*WORK TO BE COMPLETED*
Keep to one stretch of the data below, the lines from the one with "What is z*(-95), if" up to and including the one with "Answer: 1909/6694 ≈ 0.28518", and return that stretch exactly.

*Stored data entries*
------------

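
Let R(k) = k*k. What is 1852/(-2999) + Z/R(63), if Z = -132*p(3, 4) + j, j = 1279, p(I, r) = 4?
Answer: -5098339/11903031 ≈ -0.42832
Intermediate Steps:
R(k) = k²
Z = 751 (Z = -132*4 + 1279 = -528 + 1279 = 751)
1852/(-2999) + Z/R(63) = 1852/(-2999) + 751/(63²) = 1852*(-1/2999) + 751/3969 = -1852/2999 + 751*(1/3969) = -1852/2999 + 751/3969 = -5098339/11903031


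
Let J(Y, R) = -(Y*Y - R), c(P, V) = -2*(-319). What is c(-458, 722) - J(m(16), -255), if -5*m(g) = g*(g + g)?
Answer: 284469/25 ≈ 11379.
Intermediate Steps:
c(P, V) = 638
m(g) = -2*g²/5 (m(g) = -g*(g + g)/5 = -g*2*g/5 = -2*g²/5)
J(Y, R) = R - Y² (J(Y, R) = -(Y² - R) = R - Y²)
c(-458, 722) - J(m(16), -255) = 638 - (-255 - (-⅖*16²)²) = 638 - (-255 - (-⅖*256)²) = 638 - (-255 - (-512/5)²) = 638 - (-255 - 1*262144/25) = 638 - (-255 - 262144/25) = 638 - 1*(-268519/25) = 638 + 268519/25 = 284469/25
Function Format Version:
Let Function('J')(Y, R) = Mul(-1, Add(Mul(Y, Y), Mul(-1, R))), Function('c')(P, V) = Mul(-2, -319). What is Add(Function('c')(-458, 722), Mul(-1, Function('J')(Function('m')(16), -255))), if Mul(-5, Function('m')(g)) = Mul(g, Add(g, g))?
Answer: Rational(284469, 25) ≈ 11379.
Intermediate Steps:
Function('c')(P, V) = 638
Function('m')(g) = Mul(Rational(-2, 5), Pow(g, 2)) (Function('m')(g) = Mul(Rational(-1, 5), Mul(g, Add(g, g))) = Mul(Rational(-1, 5), Mul(g, Mul(2, g))) = Mul(Rational(-1, 5), Mul(2, Pow(g, 2))) = Mul(Rational(-2, 5), Pow(g, 2)))
Function('J')(Y, R) = Add(R, Mul(-1, Pow(Y, 2))) (Function('J')(Y, R) = Mul(-1, Add(Pow(Y, 2), Mul(-1, R))) = Add(R, Mul(-1, Pow(Y, 2))))
Add(Function('c')(-458, 722), Mul(-1, Function('J')(Function('m')(16), -255))) = Add(638, Mul(-1, Add(-255, Mul(-1, Pow(Mul(Rational(-2, 5), Pow(16, 2)), 2))))) = Add(638, Mul(-1, Add(-255, Mul(-1, Pow(Mul(Rational(-2, 5), 256), 2))))) = Add(638, Mul(-1, Add(-255, Mul(-1, Pow(Rational(-512, 5), 2))))) = Add(638, Mul(-1, Add(-255, Mul(-1, Rational(262144, 25))))) = Add(638, Mul(-1, Add(-255, Rational(-262144, 25)))) = Add(638, Mul(-1, Rational(-268519, 25))) = Add(638, Rational(268519, 25)) = Rational(284469, 25)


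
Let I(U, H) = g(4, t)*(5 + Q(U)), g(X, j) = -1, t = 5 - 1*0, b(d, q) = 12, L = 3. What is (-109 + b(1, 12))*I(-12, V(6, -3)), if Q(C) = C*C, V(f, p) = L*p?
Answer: 14453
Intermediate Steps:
t = 5 (t = 5 + 0 = 5)
V(f, p) = 3*p
Q(C) = C²
I(U, H) = -5 - U² (I(U, H) = -(5 + U²) = -5 - U²)
(-109 + b(1, 12))*I(-12, V(6, -3)) = (-109 + 12)*(-5 - 1*(-12)²) = -97*(-5 - 1*144) = -97*(-5 - 144) = -97*(-149) = 14453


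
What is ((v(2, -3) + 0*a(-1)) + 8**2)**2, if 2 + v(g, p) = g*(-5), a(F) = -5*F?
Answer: 2704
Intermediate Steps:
v(g, p) = -2 - 5*g (v(g, p) = -2 + g*(-5) = -2 - 5*g)
((v(2, -3) + 0*a(-1)) + 8**2)**2 = (((-2 - 5*2) + 0*(-5*(-1))) + 8**2)**2 = (((-2 - 10) + 0*5) + 64)**2 = ((-12 + 0) + 64)**2 = (-12 + 64)**2 = 52**2 = 2704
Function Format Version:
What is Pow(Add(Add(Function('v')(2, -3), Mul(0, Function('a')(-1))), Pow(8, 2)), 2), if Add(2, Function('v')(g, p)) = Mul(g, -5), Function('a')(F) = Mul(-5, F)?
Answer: 2704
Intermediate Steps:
Function('v')(g, p) = Add(-2, Mul(-5, g)) (Function('v')(g, p) = Add(-2, Mul(g, -5)) = Add(-2, Mul(-5, g)))
Pow(Add(Add(Function('v')(2, -3), Mul(0, Function('a')(-1))), Pow(8, 2)), 2) = Pow(Add(Add(Add(-2, Mul(-5, 2)), Mul(0, Mul(-5, -1))), Pow(8, 2)), 2) = Pow(Add(Add(Add(-2, -10), Mul(0, 5)), 64), 2) = Pow(Add(Add(-12, 0), 64), 2) = Pow(Add(-12, 64), 2) = Pow(52, 2) = 2704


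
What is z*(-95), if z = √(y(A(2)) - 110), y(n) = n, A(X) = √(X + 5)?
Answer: -95*I*√(110 - √7) ≈ -984.31*I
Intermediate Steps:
A(X) = √(5 + X)
z = √(-110 + √7) (z = √(√(5 + 2) - 110) = √(√7 - 110) = √(-110 + √7) ≈ 10.361*I)
z*(-95) = √(-110 + √7)*(-95) = -95*√(-110 + √7)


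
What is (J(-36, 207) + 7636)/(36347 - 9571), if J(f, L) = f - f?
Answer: 1909/6694 ≈ 0.28518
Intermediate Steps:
J(f, L) = 0
(J(-36, 207) + 7636)/(36347 - 9571) = (0 + 7636)/(36347 - 9571) = 7636/26776 = 7636*(1/26776) = 1909/6694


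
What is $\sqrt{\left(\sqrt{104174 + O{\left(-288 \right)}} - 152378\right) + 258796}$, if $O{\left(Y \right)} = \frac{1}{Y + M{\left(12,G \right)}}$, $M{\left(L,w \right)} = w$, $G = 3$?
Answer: $\frac{\sqrt{8643802050 + 285 \sqrt{8461532865}}}{285} \approx 326.71$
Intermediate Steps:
$O{\left(Y \right)} = \frac{1}{3 + Y}$ ($O{\left(Y \right)} = \frac{1}{Y + 3} = \frac{1}{3 + Y}$)
$\sqrt{\left(\sqrt{104174 + O{\left(-288 \right)}} - 152378\right) + 258796} = \sqrt{\left(\sqrt{104174 + \frac{1}{3 - 288}} - 152378\right) + 258796} = \sqrt{\left(\sqrt{104174 + \frac{1}{-285}} - 152378\right) + 258796} = \sqrt{\left(\sqrt{104174 - \frac{1}{285}} - 152378\right) + 258796} = \sqrt{\left(\sqrt{\frac{29689589}{285}} - 152378\right) + 258796} = \sqrt{\left(\frac{\sqrt{8461532865}}{285} - 152378\right) + 258796} = \sqrt{\left(-152378 + \frac{\sqrt{8461532865}}{285}\right) + 258796} = \sqrt{106418 + \frac{\sqrt{8461532865}}{285}}$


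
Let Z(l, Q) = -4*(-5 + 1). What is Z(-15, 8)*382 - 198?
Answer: 5914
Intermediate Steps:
Z(l, Q) = 16 (Z(l, Q) = -4*(-4) = 16)
Z(-15, 8)*382 - 198 = 16*382 - 198 = 6112 - 198 = 5914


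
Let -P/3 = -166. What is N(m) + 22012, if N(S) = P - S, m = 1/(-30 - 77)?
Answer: 2408571/107 ≈ 22510.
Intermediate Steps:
P = 498 (P = -3*(-166) = 498)
m = -1/107 (m = 1/(-107) = -1/107 ≈ -0.0093458)
N(S) = 498 - S
N(m) + 22012 = (498 - 1*(-1/107)) + 22012 = (498 + 1/107) + 22012 = 53287/107 + 22012 = 2408571/107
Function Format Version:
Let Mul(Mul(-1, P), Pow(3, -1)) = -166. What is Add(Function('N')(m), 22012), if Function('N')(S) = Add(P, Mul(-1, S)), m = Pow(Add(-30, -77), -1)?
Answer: Rational(2408571, 107) ≈ 22510.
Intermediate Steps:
P = 498 (P = Mul(-3, -166) = 498)
m = Rational(-1, 107) (m = Pow(-107, -1) = Rational(-1, 107) ≈ -0.0093458)
Function('N')(S) = Add(498, Mul(-1, S))
Add(Function('N')(m), 22012) = Add(Add(498, Mul(-1, Rational(-1, 107))), 22012) = Add(Add(498, Rational(1, 107)), 22012) = Add(Rational(53287, 107), 22012) = Rational(2408571, 107)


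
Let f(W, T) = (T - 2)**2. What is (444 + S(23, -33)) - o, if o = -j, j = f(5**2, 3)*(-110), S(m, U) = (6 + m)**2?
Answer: 1175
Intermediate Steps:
f(W, T) = (-2 + T)**2
j = -110 (j = (-2 + 3)**2*(-110) = 1**2*(-110) = 1*(-110) = -110)
o = 110 (o = -1*(-110) = 110)
(444 + S(23, -33)) - o = (444 + (6 + 23)**2) - 1*110 = (444 + 29**2) - 110 = (444 + 841) - 110 = 1285 - 110 = 1175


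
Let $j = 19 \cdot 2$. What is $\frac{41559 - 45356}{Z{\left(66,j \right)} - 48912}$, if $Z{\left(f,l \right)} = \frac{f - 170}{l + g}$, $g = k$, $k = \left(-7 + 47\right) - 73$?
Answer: $\frac{18985}{244664} \approx 0.077596$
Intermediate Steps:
$k = -33$ ($k = 40 - 73 = -33$)
$g = -33$
$j = 38$
$Z{\left(f,l \right)} = \frac{-170 + f}{-33 + l}$ ($Z{\left(f,l \right)} = \frac{f - 170}{l - 33} = \frac{-170 + f}{-33 + l}$)
$\frac{41559 - 45356}{Z{\left(66,j \right)} - 48912} = \frac{41559 - 45356}{\frac{-170 + 66}{-33 + 38} - 48912} = - \frac{3797}{\frac{1}{5} \left(-104\right) - 48912} = - \frac{3797}{- \frac{104}{5} - 48912} = - \frac{3797}{- \frac{244664}{5}} = \left(-3797\right) \left(- \frac{5}{244664}\right) = \frac{18985}{244664}$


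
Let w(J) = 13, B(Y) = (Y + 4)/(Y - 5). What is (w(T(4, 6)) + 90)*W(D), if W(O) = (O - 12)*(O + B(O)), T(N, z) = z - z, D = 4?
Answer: 3296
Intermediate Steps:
B(Y) = (4 + Y)/(-5 + Y)
T(N, z) = 0
W(O) = (-12 + O)*(O + (4 + O)/(-5 + O)) (W(O) = (O - 12)*(O + (4 + O)/(-5 + O)) = (-12 + O)*(O + (4 + O)/(-5 + O)))
(w(T(4, 6)) + 90)*W(D) = (13 + 90)*((-48 + 4**3 - 16*4**2 + 52*4)/(-5 + 4)) = 103*((-48 + 64 - 16*16 + 208)/(-1)) = 103*(-(-48 + 64 - 256 + 208)) = 103*(-1*(-32)) = 103*32 = 3296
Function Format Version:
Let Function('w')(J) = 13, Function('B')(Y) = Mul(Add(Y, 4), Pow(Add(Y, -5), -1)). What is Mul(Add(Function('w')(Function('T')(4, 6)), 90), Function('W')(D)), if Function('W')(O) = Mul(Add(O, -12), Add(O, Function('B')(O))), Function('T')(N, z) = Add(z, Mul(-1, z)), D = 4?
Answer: 3296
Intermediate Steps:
Function('B')(Y) = Mul(Pow(Add(-5, Y), -1), Add(4, Y)) (Function('B')(Y) = Mul(Add(4, Y), Pow(Add(-5, Y), -1)) = Mul(Pow(Add(-5, Y), -1), Add(4, Y)))
Function('T')(N, z) = 0
Function('W')(O) = Mul(Add(-12, O), Add(O, Mul(Pow(Add(-5, O), -1), Add(4, O)))) (Function('W')(O) = Mul(Add(O, -12), Add(O, Mul(Pow(Add(-5, O), -1), Add(4, O)))) = Mul(Add(-12, O), Add(O, Mul(Pow(Add(-5, O), -1), Add(4, O)))))
Mul(Add(Function('w')(Function('T')(4, 6)), 90), Function('W')(D)) = Mul(Add(13, 90), Mul(Pow(Add(-5, 4), -1), Add(-48, Pow(4, 3), Mul(-16, Pow(4, 2)), Mul(52, 4)))) = Mul(103, Mul(Pow(-1, -1), Add(-48, 64, Mul(-16, 16), 208))) = Mul(103, Mul(-1, Add(-48, 64, -256, 208))) = Mul(103, Mul(-1, -32)) = Mul(103, 32) = 3296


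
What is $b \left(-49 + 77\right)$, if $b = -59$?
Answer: $-1652$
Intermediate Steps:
$b \left(-49 + 77\right) = - 59 \left(-49 + 77\right) = \left(-59\right) 28 = -1652$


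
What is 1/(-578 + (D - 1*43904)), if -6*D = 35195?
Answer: -6/302087 ≈ -1.9862e-5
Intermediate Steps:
D = -35195/6 (D = -⅙*35195 = -35195/6 ≈ -5865.8)
1/(-578 + (D - 1*43904)) = 1/(-578 + (-35195/6 - 1*43904)) = 1/(-578 + (-35195/6 - 43904)) = 1/(-578 - 298619/6) = 1/(-302087/6) = -6/302087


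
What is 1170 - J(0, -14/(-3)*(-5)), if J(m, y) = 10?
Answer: 1160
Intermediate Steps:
1170 - J(0, -14/(-3)*(-5)) = 1170 - 1*10 = 1170 - 10 = 1160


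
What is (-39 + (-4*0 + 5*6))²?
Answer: 81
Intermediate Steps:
(-39 + (-4*0 + 5*6))² = (-39 + (0 + 30))² = (-39 + 30)² = (-9)² = 81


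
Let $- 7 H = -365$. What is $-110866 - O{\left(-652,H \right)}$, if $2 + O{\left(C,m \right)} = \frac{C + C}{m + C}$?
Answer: $- \frac{465527064}{4199} \approx -1.1087 \cdot 10^{5}$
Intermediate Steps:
$H = \frac{365}{7}$ ($H = \left(- \frac{1}{7}\right) \left(-365\right) = \frac{365}{7} \approx 52.143$)
$O{\left(C,m \right)} = -2 + \frac{2 C}{C + m}$ ($O{\left(C,m \right)} = -2 + \frac{C + C}{m + C} = -2 + \frac{2 C}{C + m}$)
$-110866 - O{\left(-652,H \right)} = -110866 - \left(-2\right) \frac{365}{7} \frac{1}{-652 + \frac{365}{7}} = -110866 - \left(-2\right) \frac{365}{7} \frac{1}{- \frac{4199}{7}} = -110866 - \left(-2\right) \frac{365}{7} \left(- \frac{7}{4199}\right) = -110866 - \frac{730}{4199} = - \frac{465527064}{4199}$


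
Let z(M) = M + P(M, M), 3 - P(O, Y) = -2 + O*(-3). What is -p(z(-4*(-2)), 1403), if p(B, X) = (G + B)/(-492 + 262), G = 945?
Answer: 491/115 ≈ 4.2696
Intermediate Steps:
P(O, Y) = 5 + 3*O (P(O, Y) = 3 - (-2 + O*(-3)) = 3 - (-2 - 3*O) = 3 + (2 + 3*O) = 5 + 3*O)
z(M) = 5 + 4*M (z(M) = M + (5 + 3*M) = 5 + 4*M)
p(B, X) = -189/46 - B/230 (p(B, X) = (945 + B)/(-492 + 262) = (945 + B)/(-230) = (945 + B)*(-1/230) = -189/46 - B/230)
-p(z(-4*(-2)), 1403) = -(-189/46 - (5 + 4*(-4*(-2)))/230) = -(-189/46 - (5 + 4*8)/230) = -(-189/46 - (5 + 32)/230) = -(-189/46 - 1/230*37) = -(-189/46 - 37/230) = -1*(-491/115) = 491/115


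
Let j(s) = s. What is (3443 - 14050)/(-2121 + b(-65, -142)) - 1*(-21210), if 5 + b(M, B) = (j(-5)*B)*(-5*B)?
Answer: 10646857933/501974 ≈ 21210.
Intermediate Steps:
b(M, B) = -5 + 25*B² (b(M, B) = -5 + (-5*B)*(-5*B) = -5 + 25*B²)
(3443 - 14050)/(-2121 + b(-65, -142)) - 1*(-21210) = (3443 - 14050)/(-2121 + (-5 + 25*(-142)²)) - 1*(-21210) = -10607/(-2121 + (-5 + 25*20164)) + 21210 = -10607/(-2121 + (-5 + 504100)) + 21210 = -10607/(-2121 + 504095) + 21210 = -10607/501974 + 21210 = 10646857933/501974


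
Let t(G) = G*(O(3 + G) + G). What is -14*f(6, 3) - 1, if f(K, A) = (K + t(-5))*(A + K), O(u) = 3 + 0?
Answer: -2017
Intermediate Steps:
O(u) = 3
t(G) = G*(3 + G)
f(K, A) = (10 + K)*(A + K) (f(K, A) = (K - 5*(3 - 5))*(A + K) = (K - 5*(-2))*(A + K) = (K + 10)*(A + K) = (10 + K)*(A + K))
-14*f(6, 3) - 1 = -14*(6² + 10*3 + 10*6 + 3*6) - 1 = -14*(36 + 30 + 60 + 18) - 1 = -14*144 - 1 = -2016 - 1 = -2017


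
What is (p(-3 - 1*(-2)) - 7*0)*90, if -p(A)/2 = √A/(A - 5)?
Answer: 30*I ≈ 30.0*I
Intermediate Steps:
p(A) = -2*√A/(-5 + A) (p(A) = -2*√A/(A - 5) = -2*√A/(-5 + A))
(p(-3 - 1*(-2)) - 7*0)*90 = (-2*√(-3 - 1*(-2))/(-5 + (-3 - 1*(-2))) - 7*0)*90 = (-2*√(-3 + 2)/(-5 + (-3 + 2)) + 0)*90 = (-2*√(-1)/(-5 - 1) + 0)*90 = (-2*I/(-6) + 0)*90 = (-2*I*(-⅙) + 0)*90 = (I/3 + 0)*90 = (I/3)*90 = 30*I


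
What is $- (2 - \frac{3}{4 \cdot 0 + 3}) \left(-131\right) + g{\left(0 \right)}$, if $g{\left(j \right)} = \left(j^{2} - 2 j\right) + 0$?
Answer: $131$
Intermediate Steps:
$g{\left(j \right)} = j^{2} - 2 j$
$- (2 - \frac{3}{4 \cdot 0 + 3}) \left(-131\right) + g{\left(0 \right)} = - (2 - \frac{3}{4 \cdot 0 + 3}) \left(-131\right) + 0 \left(-2 + 0\right) = - (2 - \frac{3}{0 + 3}) \left(-131\right) + 0 \left(-2\right) = - (2 - \frac{3}{3}) \left(-131\right) + 0 = - (2 - 1) \left(-131\right) + 0 = \left(-1\right) 1 \left(-131\right) + 0 = \left(-1\right) \left(-131\right) + 0 = 131 + 0 = 131$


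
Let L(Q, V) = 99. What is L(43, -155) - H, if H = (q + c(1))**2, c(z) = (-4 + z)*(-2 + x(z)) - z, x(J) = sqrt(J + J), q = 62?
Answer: -4408 + 402*sqrt(2) ≈ -3839.5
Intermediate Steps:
x(J) = sqrt(2)*sqrt(J) (x(J) = sqrt(2*J) = sqrt(2)*sqrt(J))
c(z) = -z + (-4 + z)*(-2 + sqrt(2)*sqrt(z)) (c(z) = (-4 + z)*(-2 + sqrt(2)*sqrt(z)) - z = -z + (-4 + z)*(-2 + sqrt(2)*sqrt(z)))
H = (67 - 3*sqrt(2))**2 (H = (62 + (8 - 3*1 + sqrt(2)*1**(3/2) - 4*sqrt(2)*sqrt(1)))**2 = (62 + (8 - 3 + sqrt(2)*1 - 4*sqrt(2)*1))**2 = (62 + (8 - 3 + sqrt(2) - 4*sqrt(2)))**2 = (62 + (5 - 3*sqrt(2)))**2 = (67 - 3*sqrt(2))**2 ≈ 3938.5)
L(43, -155) - H = 99 - (4507 - 402*sqrt(2)) = 99 + (-4507 + 402*sqrt(2)) = -4408 + 402*sqrt(2)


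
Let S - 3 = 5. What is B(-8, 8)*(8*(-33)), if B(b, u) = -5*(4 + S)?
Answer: 15840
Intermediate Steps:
S = 8 (S = 3 + 5 = 8)
B(b, u) = -60 (B(b, u) = -5*(4 + 8) = -5*12 = -60)
B(-8, 8)*(8*(-33)) = -480*(-33) = -60*(-264) = 15840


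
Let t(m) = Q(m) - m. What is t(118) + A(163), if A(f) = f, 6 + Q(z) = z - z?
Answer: 39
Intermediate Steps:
Q(z) = -6 (Q(z) = -6 + (z - z) = -6 + 0 = -6)
t(m) = -6 - m
t(118) + A(163) = (-6 - 1*118) + 163 = (-6 - 118) + 163 = -124 + 163 = 39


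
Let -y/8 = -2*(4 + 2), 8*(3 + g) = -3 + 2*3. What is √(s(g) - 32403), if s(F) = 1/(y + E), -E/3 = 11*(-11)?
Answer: 4*I*√47407611/153 ≈ 180.01*I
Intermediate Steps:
g = -21/8 (g = -3 + (-3 + 2*3)/8 = -3 + (-3 + 6)/8 = -3 + (⅛)*3 = -3 + 3/8 = -21/8 ≈ -2.6250)
E = 363 (E = -33*(-11) = -3*(-121) = 363)
y = 96 (y = -(-16)*(4 + 2) = -(-16)*6 = -8*(-12) = 96)
s(F) = 1/459 (s(F) = 1/(96 + 363) = 1/459)
√(s(g) - 32403) = √(1/459 - 32403) = √(-14872976/459) = 4*I*√47407611/153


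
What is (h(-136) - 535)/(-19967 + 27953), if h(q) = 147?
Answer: -194/3993 ≈ -0.048585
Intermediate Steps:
(h(-136) - 535)/(-19967 + 27953) = (147 - 535)/(-19967 + 27953) = -388/7986 = -388*1/7986 = -194/3993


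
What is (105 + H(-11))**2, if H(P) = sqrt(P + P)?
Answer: (105 + I*sqrt(22))**2 ≈ 11003.0 + 984.99*I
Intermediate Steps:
H(P) = sqrt(2)*sqrt(P) (H(P) = sqrt(2*P) = sqrt(2)*sqrt(P))
(105 + H(-11))**2 = (105 + sqrt(2)*sqrt(-11))**2 = (105 + sqrt(2)*(I*sqrt(11)))**2 = (105 + I*sqrt(22))**2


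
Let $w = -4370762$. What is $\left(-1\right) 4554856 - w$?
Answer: $-184094$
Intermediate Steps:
$\left(-1\right) 4554856 - w = \left(-1\right) 4554856 - -4370762 = -4554856 + 4370762 = -184094$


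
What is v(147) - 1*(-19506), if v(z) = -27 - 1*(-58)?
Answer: 19537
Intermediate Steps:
v(z) = 31 (v(z) = -27 + 58 = 31)
v(147) - 1*(-19506) = 31 - 1*(-19506) = 31 + 19506 = 19537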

------------

*YOUR SOLUTION*
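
What is z*(-95), if z = √(y(A(2)) - 110), y(n) = n, A(X) = √(X + 5)?
Answer: -95*I*√(110 - √7) ≈ -984.31*I
Intermediate Steps:
A(X) = √(5 + X)
z = √(-110 + √7) (z = √(√(5 + 2) - 110) = √(√7 - 110) = √(-110 + √7) ≈ 10.361*I)
z*(-95) = √(-110 + √7)*(-95) = -95*√(-110 + √7)


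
What is (J(-36, 207) + 7636)/(36347 - 9571), if J(f, L) = f - f?
Answer: 1909/6694 ≈ 0.28518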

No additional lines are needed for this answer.